Recorded data
━━━━━━

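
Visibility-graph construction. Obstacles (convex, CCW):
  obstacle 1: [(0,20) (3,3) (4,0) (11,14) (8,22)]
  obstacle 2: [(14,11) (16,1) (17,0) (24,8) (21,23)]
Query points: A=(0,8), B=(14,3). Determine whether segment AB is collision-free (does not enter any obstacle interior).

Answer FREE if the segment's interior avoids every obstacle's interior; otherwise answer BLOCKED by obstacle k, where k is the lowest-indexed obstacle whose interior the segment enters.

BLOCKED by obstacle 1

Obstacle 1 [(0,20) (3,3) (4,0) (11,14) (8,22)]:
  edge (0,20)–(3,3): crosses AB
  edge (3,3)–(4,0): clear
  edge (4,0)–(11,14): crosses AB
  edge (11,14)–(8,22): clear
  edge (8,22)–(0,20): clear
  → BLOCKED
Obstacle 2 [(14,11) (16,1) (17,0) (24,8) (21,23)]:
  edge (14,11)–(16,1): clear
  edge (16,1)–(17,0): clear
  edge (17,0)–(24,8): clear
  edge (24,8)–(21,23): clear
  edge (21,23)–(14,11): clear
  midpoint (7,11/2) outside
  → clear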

━━━━━━

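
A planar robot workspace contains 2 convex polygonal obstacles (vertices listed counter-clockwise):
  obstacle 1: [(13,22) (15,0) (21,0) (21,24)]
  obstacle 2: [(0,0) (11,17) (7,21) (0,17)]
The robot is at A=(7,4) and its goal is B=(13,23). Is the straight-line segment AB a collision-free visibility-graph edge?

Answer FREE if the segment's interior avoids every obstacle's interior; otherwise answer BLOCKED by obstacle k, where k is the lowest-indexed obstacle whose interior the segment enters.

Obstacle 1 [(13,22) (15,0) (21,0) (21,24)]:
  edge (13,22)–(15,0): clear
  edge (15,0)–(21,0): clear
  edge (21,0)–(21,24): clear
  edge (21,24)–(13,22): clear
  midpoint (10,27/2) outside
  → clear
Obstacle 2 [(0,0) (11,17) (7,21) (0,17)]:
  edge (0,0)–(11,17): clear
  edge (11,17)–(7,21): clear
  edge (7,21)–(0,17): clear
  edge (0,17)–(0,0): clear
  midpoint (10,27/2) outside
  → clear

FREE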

━━━━━━

▶ **About this task**
Write down, word for word, the lines above from the one containing "obstacle 2: [(0,0) (11,17) (7,21) (0,17)]" through the one containing "The robot is", both ends included.

▶ **Solution to this exercise**
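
  obstacle 2: [(0,0) (11,17) (7,21) (0,17)]
The robot is at A=(7,4) and its goal is B=(13,23). Is the straight-line segment AB a collision-free visibility-graph edge?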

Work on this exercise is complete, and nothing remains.